-- WHAT YOU HAVE TO DO --
Filter the material below down to the lines containing the word "assessed".

-- SOURCE INFORMATION --
Content starts
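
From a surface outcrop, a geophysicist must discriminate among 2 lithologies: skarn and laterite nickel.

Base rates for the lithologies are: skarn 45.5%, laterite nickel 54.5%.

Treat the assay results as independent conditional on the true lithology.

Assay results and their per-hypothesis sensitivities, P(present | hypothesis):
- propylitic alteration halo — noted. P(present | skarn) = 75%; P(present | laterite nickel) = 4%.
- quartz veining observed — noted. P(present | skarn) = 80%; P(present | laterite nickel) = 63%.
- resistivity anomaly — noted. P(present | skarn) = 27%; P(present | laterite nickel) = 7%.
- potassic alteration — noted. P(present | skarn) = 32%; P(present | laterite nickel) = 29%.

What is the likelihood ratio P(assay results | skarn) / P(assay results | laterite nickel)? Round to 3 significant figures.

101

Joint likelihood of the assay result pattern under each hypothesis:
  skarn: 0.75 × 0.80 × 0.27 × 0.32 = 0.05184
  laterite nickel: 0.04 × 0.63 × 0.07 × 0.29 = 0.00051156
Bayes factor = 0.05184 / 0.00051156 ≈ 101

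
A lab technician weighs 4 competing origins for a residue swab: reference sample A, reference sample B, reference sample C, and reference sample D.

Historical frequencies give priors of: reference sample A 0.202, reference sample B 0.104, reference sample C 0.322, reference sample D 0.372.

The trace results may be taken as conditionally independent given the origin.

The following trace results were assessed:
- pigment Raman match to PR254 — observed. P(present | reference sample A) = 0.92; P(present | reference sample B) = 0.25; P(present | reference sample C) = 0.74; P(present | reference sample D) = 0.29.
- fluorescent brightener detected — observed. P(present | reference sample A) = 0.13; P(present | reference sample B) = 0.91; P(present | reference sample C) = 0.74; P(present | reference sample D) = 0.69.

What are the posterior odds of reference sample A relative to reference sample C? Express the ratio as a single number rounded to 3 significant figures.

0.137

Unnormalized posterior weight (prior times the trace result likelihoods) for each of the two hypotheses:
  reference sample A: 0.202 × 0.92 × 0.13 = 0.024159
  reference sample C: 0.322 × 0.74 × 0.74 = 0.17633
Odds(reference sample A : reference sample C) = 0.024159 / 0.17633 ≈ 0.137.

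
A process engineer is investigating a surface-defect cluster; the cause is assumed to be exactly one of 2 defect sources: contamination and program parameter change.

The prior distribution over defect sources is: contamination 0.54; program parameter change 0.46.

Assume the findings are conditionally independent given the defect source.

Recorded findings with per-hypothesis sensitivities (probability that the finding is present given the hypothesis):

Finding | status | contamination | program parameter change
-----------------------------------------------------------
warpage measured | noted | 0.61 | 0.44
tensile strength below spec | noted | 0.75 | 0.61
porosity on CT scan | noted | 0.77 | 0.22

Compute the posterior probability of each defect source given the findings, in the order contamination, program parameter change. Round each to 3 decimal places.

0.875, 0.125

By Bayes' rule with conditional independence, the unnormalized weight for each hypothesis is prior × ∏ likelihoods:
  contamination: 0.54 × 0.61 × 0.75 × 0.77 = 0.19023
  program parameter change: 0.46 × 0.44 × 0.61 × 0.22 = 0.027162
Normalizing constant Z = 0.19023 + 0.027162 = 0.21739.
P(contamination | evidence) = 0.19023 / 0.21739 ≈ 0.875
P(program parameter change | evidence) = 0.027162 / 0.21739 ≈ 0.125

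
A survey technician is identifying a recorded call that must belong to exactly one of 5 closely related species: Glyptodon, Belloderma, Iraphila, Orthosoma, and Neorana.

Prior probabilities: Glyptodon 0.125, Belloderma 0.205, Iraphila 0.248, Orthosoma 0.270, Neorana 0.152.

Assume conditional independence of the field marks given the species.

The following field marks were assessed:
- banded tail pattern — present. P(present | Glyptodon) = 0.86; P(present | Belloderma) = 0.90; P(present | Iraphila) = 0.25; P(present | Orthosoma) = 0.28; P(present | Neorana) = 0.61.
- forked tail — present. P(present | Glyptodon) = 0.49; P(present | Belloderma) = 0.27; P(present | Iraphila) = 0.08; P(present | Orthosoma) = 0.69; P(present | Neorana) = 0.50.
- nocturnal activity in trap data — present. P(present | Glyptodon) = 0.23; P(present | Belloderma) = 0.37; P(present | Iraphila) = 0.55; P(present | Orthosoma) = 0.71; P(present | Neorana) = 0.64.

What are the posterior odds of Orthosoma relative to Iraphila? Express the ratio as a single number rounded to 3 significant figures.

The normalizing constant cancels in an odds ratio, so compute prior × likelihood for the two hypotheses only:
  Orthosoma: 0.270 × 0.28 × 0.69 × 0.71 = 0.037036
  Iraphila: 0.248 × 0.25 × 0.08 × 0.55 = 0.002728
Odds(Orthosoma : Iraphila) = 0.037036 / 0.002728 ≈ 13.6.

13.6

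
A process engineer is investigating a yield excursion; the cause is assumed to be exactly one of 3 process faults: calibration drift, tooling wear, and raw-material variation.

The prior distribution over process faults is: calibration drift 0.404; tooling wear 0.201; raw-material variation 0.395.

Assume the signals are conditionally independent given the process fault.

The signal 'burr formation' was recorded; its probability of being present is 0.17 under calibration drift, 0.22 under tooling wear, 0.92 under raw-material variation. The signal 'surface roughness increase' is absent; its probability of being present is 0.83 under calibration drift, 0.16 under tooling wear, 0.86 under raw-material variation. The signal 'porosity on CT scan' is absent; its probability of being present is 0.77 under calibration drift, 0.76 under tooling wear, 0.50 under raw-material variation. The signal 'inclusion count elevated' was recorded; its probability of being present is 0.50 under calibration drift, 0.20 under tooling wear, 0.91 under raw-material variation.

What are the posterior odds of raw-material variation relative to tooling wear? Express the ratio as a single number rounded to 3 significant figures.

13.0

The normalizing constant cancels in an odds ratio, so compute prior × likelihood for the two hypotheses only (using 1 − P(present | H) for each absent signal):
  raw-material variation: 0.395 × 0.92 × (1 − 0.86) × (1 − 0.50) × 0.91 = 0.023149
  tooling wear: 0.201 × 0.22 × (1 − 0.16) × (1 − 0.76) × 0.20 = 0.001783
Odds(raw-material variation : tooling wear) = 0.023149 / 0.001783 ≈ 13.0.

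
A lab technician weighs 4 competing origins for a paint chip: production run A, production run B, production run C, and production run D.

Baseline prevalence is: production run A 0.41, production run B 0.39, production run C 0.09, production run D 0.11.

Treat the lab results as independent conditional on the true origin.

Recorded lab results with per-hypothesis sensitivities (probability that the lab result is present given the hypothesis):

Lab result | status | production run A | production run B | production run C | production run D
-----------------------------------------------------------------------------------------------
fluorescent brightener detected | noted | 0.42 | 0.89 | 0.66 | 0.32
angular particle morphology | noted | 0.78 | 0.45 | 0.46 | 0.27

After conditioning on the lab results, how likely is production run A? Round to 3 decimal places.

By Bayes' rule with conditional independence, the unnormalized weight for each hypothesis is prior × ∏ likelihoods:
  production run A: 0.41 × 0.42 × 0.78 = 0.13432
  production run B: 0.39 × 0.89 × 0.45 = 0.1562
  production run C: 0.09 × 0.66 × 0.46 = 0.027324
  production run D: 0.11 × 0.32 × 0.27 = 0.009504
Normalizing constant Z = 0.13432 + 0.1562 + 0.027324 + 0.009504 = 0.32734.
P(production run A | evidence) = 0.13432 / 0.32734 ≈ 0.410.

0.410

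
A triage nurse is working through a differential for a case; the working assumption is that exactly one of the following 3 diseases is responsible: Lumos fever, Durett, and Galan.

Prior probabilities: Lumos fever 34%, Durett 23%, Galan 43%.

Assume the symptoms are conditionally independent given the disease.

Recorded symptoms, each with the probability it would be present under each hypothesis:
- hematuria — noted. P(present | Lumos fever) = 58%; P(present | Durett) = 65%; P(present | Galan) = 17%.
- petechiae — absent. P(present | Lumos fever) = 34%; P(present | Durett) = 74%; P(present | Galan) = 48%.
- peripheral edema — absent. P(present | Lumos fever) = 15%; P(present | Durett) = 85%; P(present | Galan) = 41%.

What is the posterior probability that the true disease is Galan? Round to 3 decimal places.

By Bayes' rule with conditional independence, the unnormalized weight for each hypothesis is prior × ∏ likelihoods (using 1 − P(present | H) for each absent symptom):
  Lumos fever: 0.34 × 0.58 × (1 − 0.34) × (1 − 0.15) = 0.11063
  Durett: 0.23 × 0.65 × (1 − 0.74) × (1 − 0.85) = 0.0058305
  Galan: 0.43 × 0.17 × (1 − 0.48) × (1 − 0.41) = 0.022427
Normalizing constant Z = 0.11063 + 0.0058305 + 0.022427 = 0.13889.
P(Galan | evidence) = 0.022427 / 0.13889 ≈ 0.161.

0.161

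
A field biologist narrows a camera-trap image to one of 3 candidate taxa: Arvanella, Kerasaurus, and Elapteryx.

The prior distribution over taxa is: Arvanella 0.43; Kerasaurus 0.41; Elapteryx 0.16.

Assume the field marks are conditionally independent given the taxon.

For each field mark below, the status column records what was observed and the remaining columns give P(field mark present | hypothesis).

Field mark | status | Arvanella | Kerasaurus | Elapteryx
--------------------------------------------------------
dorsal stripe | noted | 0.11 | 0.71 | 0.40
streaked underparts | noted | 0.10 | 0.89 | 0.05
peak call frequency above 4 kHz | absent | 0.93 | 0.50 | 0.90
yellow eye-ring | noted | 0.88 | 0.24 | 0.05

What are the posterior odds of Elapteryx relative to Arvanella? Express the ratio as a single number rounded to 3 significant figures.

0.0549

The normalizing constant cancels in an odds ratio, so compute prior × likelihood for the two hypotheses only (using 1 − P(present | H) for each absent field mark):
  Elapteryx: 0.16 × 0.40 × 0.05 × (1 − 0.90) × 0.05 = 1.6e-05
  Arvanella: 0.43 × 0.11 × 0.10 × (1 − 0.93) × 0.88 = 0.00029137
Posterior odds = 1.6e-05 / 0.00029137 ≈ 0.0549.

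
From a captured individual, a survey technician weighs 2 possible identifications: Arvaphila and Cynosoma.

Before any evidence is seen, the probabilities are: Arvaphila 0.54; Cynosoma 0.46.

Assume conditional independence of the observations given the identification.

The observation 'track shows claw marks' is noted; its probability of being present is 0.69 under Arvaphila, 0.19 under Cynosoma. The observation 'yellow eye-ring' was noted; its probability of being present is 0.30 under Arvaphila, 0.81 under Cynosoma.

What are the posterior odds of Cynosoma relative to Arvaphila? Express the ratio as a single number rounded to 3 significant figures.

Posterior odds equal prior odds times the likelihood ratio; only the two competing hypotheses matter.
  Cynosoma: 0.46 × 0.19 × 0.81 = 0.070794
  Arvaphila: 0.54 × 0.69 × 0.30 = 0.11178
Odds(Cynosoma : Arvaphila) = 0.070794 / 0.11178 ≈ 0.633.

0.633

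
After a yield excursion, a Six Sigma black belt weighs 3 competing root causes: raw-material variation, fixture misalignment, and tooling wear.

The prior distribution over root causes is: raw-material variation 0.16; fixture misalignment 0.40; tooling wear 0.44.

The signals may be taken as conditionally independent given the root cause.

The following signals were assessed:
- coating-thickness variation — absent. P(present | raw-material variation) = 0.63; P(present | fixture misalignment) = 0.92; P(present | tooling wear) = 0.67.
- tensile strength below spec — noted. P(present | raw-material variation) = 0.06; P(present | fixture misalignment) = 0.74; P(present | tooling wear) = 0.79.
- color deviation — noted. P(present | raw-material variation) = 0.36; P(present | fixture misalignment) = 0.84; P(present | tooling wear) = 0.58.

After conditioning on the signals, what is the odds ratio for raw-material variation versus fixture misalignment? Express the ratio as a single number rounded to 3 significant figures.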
Content ends
-- RESPONSE --
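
The following trace results were assessed:
The following field marks were assessed:
The following signals were assessed: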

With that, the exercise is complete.